* _ACTIVITY_
Write out the entries again exactly as they are given.

───── MATERIAL PROVIDED

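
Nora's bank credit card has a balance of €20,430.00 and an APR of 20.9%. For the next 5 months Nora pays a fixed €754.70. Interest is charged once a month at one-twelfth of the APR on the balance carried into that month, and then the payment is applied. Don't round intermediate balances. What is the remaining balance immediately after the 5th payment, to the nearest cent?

Monthly rate r = 20.9%/12 = 1.74167% = 0.0174167.
Each month: B ← B·(1+r) − €754.70.
Month 1: interest €355.82; balance after payment €20,031.12.
Month 2: interest €348.88; balance after payment €19,625.30.
Month 3: interest €341.81; balance after payment €19,212.41.
Month 4: interest €334.62; balance after payment €18,792.32.
Month 5: interest €327.30; balance after payment €18,364.92.

€18,364.92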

──────────

* _SOLUTION TO THE PROBLEM_
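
Nora's bank credit card has a balance of €20,430.00 and an APR of 20.9%. For the next 5 months Nora pays a fixed €754.70. Interest is charged once a month at one-twelfth of the APR on the balance carried into that month, and then the payment is applied. Don't round intermediate balances. What is the remaining balance immediately after the 5th payment, to the nearest cent?

Monthly rate r = 20.9%/12 = 1.74167% = 0.0174167.
Each month: B ← B·(1+r) − €754.70.
Month 1: interest €355.82; balance after payment €20,031.12.
Month 2: interest €348.88; balance after payment €19,625.30.
Month 3: interest €341.81; balance after payment €19,212.41.
Month 4: interest €334.62; balance after payment €18,792.32.
Month 5: interest €327.30; balance after payment €18,364.92.

€18,364.92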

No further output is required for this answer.